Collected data

* * * * * * *

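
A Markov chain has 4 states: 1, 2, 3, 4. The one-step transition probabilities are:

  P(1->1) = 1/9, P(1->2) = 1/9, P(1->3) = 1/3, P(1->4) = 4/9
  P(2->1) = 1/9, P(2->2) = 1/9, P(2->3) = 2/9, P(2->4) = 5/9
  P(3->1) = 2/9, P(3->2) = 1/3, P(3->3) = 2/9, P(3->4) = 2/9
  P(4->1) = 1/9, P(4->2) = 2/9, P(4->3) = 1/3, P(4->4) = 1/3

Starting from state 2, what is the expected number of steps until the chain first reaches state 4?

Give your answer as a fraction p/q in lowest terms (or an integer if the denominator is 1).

Answer: 180/83

Derivation:
Let h_i = expected steps to first reach 4 from state i.
Boundary: h_4 = 0.
First-step equations for the other states:
  h_1 = 1 + 1/9*h_1 + 1/9*h_2 + 1/3*h_3 + 4/9*h_4
  h_2 = 1 + 1/9*h_1 + 1/9*h_2 + 2/9*h_3 + 5/9*h_4
  h_3 = 1 + 2/9*h_1 + 1/3*h_2 + 2/9*h_3 + 2/9*h_4

Substituting h_4 = 0 and rearranging gives the linear system (I - Q) h = 1:
  [8/9, -1/9, -1/3] . (h_1, h_2, h_3) = 1
  [-1/9, 8/9, -2/9] . (h_1, h_2, h_3) = 1
  [-2/9, -1/3, 7/9] . (h_1, h_2, h_3) = 1

Solving yields:
  h_1 = 207/83
  h_2 = 180/83
  h_3 = 243/83

Starting state is 2, so the expected hitting time is h_2 = 180/83.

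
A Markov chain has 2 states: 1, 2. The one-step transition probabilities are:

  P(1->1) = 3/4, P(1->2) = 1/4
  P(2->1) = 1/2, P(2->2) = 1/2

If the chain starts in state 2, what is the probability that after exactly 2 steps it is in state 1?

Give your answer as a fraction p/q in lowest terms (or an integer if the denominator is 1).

Computing P^2 by repeated multiplication:
P^1 =
  1: [3/4, 1/4]
  2: [1/2, 1/2]
P^2 =
  1: [11/16, 5/16]
  2: [5/8, 3/8]

(P^2)[2 -> 1] = 5/8

Answer: 5/8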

* * * * * * *

• _YOUR GOAL_
Copy task for the entries above: every line with the string "Markov".

• _YOUR RESPONSE_
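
A Markov chain has 4 states: 1, 2, 3, 4. The one-step transition probabilities are:
A Markov chain has 2 states: 1, 2. The one-step transition probabilities are: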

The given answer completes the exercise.